**DESCRIPTION OF THE TASK:** Exactly the lines from the top of the records below through the one containing "300 | 300 |" must be set down, with no line added or dropped.

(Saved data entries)
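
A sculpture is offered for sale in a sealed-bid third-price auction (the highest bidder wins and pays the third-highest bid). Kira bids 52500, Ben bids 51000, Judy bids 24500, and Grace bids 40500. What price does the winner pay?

The winner pays 40500.

Ordered from highest: Kira 52500 > Ben 51000 > Grace 40500 > Judy 24500.
Kira is the highest bidder, so Kira wins.
Under the third-price rule, the price is the third-highest bid: 40500.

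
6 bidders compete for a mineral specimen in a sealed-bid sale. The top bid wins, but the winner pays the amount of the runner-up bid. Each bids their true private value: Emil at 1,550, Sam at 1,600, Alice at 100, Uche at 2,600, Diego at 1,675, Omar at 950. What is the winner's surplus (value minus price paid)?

Sorted high to low: Uche 2,600 > Diego 1,675 > Sam 1,600 > Emil 1,550 > Omar 950 > Alice 100.
Uche wins with the top bid and pays the second-highest, 1,675.
Surplus = 2,600 − 1,675 = 925.

925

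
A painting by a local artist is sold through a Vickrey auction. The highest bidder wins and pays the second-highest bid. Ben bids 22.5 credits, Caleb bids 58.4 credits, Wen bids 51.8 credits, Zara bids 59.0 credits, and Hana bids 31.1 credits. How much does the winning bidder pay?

Price paid: 58.4 credits.

Ranking the bids: Zara 59.0 credits, then Caleb 58.4 credits, then Wen 51.8 credits, then Hana 31.1 credits, then Ben 22.5 credits.
Zara has the highest bid, so Zara wins.
The second-highest bid is 58.4 credits, so that is what Zara pays.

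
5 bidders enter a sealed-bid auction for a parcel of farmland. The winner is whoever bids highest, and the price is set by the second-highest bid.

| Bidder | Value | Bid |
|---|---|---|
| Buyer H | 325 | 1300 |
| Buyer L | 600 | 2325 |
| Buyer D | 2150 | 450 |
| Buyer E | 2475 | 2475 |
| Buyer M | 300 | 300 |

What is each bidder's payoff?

Bids in descending order: Buyer E 2475 > Buyer L 2325 > Buyer H 1300 > Buyer D 450 > Buyer M 300.
Buyer E has the top bid and wins; the price is the second-highest bid, 2325.
Buyer E's payoff = 2475 − 2325 = 150. All other bidders lose, so their payoff is 0.

Payoffs: Buyer H 0, Buyer L 0, Buyer D 0, Buyer E 150, Buyer M 0.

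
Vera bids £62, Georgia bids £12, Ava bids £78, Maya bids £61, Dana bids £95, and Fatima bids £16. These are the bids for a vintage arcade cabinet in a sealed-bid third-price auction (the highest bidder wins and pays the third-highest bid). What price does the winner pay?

£62

Sorted high to low: Dana £95, then Ava £78, then Vera £62, then Maya £61, then Fatima £16, then Georgia £12.
Dana is the highest bidder, so Dana wins.
Under the third-price rule, the price is the third-highest bid: £62.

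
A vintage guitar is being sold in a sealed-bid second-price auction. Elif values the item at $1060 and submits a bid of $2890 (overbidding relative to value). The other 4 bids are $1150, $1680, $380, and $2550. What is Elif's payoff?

Highest competing bid: $2550.
Elif's bid $2890 is the highest overall, so Elif wins and pays the second-highest bid, $2550.
Payoff = value − price = $1060 − $2550 = -$1490.
Overbidding won the item at a price above value — truthful bidding would have avoided this loss.

-$1490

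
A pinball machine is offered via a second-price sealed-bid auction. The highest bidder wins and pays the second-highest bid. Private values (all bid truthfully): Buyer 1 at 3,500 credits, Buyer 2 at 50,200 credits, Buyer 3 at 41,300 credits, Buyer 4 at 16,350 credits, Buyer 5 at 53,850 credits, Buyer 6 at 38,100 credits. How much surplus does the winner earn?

3,650 credits

Ordered from highest: Buyer 5 53,850 credits > Buyer 2 50,200 credits > Buyer 3 41,300 credits > Buyer 6 38,100 credits > Buyer 4 16,350 credits > Buyer 1 3,500 credits.
Buyer 5 wins with the top bid and pays the second-highest, 50,200 credits.
Surplus = 53,850 credits − 50,200 credits = 3,650 credits.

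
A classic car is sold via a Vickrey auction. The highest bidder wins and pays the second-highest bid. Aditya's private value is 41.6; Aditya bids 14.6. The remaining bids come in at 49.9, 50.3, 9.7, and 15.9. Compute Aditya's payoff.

Aditya's payoff: 0.0.

Highest competing bid: 50.3.
Aditya's bid 14.6 is not the highest, so Aditya loses, pays nothing, and earns zero payoff.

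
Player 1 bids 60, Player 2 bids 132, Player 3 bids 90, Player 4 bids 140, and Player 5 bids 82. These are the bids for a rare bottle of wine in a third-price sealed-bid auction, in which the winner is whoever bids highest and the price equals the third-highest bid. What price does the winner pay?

The winner pays 90.

Ranking the bids: Player 4 140, then Player 2 132, then Player 3 90, then Player 5 82, then Player 1 60.
Player 4 is the highest bidder, so Player 4 wins.
Under the third-price rule, the price is the third-highest bid: 90.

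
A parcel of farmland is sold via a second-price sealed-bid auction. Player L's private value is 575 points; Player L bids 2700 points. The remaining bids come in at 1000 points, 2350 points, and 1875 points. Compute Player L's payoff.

Payoff = -1775 points.

Highest competing bid: 2350 points.
Player L's bid 2700 points is the highest overall, so Player L wins and pays the second-highest bid, 2350 points.
Payoff = value − price = 575 points − 2350 points = -1775 points.
Overbidding won the item at a price above value — truthful bidding would have avoided this loss.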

**WRITTEN RESPONSE:**
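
A sculpture is offered for sale in a sealed-bid third-price auction (the highest bidder wins and pays the third-highest bid). Kira bids 52500, Ben bids 51000, Judy bids 24500, and Grace bids 40500. What price does the winner pay?

The winner pays 40500.

Ordered from highest: Kira 52500 > Ben 51000 > Grace 40500 > Judy 24500.
Kira is the highest bidder, so Kira wins.
Under the third-price rule, the price is the third-highest bid: 40500.

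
6 bidders compete for a mineral specimen in a sealed-bid sale. The top bid wins, but the winner pays the amount of the runner-up bid. Each bids their true private value: Emil at 1,550, Sam at 1,600, Alice at 100, Uche at 2,600, Diego at 1,675, Omar at 950. What is the winner's surplus (value minus price paid)?

Sorted high to low: Uche 2,600 > Diego 1,675 > Sam 1,600 > Emil 1,550 > Omar 950 > Alice 100.
Uche wins with the top bid and pays the second-highest, 1,675.
Surplus = 2,600 − 1,675 = 925.

925

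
A painting by a local artist is sold through a Vickrey auction. The highest bidder wins and pays the second-highest bid. Ben bids 22.5 credits, Caleb bids 58.4 credits, Wen bids 51.8 credits, Zara bids 59.0 credits, and Hana bids 31.1 credits. How much does the winning bidder pay?

Price paid: 58.4 credits.

Ranking the bids: Zara 59.0 credits, then Caleb 58.4 credits, then Wen 51.8 credits, then Hana 31.1 credits, then Ben 22.5 credits.
Zara has the highest bid, so Zara wins.
The second-highest bid is 58.4 credits, so that is what Zara pays.

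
5 bidders enter a sealed-bid auction for a parcel of farmland. The winner is whoever bids highest, and the price is set by the second-highest bid.

| Bidder | Value | Bid |
|---|---|---|
| Buyer H | 325 | 1300 |
| Buyer L | 600 | 2325 |
| Buyer D | 2150 | 450 |
| Buyer E | 2475 | 2475 |
| Buyer M | 300 | 300 |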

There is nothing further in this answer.